■ **DIRECTIONS**
What you give back should match the records word for word.

Collected data entries:

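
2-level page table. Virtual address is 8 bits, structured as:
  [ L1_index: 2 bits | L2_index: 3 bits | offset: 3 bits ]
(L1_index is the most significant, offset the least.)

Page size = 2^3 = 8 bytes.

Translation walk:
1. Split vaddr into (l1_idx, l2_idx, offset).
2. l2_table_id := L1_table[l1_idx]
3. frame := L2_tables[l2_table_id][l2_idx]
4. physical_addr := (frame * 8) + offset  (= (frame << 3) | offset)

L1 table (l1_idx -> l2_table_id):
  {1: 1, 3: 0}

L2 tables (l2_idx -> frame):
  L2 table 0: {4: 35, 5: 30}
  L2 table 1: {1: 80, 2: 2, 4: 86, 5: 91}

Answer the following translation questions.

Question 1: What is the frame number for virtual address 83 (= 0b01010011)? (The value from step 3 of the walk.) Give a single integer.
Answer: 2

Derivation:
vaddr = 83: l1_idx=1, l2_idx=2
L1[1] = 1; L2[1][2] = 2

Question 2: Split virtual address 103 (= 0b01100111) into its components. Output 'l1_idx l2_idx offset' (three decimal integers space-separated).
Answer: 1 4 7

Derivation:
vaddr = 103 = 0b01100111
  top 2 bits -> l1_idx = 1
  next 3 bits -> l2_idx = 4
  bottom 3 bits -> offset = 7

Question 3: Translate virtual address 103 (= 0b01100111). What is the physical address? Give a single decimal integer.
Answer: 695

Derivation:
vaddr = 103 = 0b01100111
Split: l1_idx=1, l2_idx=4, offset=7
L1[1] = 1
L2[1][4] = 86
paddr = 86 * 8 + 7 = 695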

■ **TASK OUTPUT**
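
2-level page table. Virtual address is 8 bits, structured as:
  [ L1_index: 2 bits | L2_index: 3 bits | offset: 3 bits ]
(L1_index is the most significant, offset the least.)

Page size = 2^3 = 8 bytes.

Translation walk:
1. Split vaddr into (l1_idx, l2_idx, offset).
2. l2_table_id := L1_table[l1_idx]
3. frame := L2_tables[l2_table_id][l2_idx]
4. physical_addr := (frame * 8) + offset  (= (frame << 3) | offset)

L1 table (l1_idx -> l2_table_id):
  {1: 1, 3: 0}

L2 tables (l2_idx -> frame):
  L2 table 0: {4: 35, 5: 30}
  L2 table 1: {1: 80, 2: 2, 4: 86, 5: 91}

Answer the following translation questions.

Question 1: What is the frame number for virtual address 83 (= 0b01010011)? (The value from step 3 of the walk.) Give a single integer.
Answer: 2

Derivation:
vaddr = 83: l1_idx=1, l2_idx=2
L1[1] = 1; L2[1][2] = 2

Question 2: Split virtual address 103 (= 0b01100111) into its components. Output 'l1_idx l2_idx offset' (three decimal integers space-separated).
Answer: 1 4 7

Derivation:
vaddr = 103 = 0b01100111
  top 2 bits -> l1_idx = 1
  next 3 bits -> l2_idx = 4
  bottom 3 bits -> offset = 7

Question 3: Translate virtual address 103 (= 0b01100111). What is the physical address? Give a single decimal integer.
Answer: 695

Derivation:
vaddr = 103 = 0b01100111
Split: l1_idx=1, l2_idx=4, offset=7
L1[1] = 1
L2[1][4] = 86
paddr = 86 * 8 + 7 = 695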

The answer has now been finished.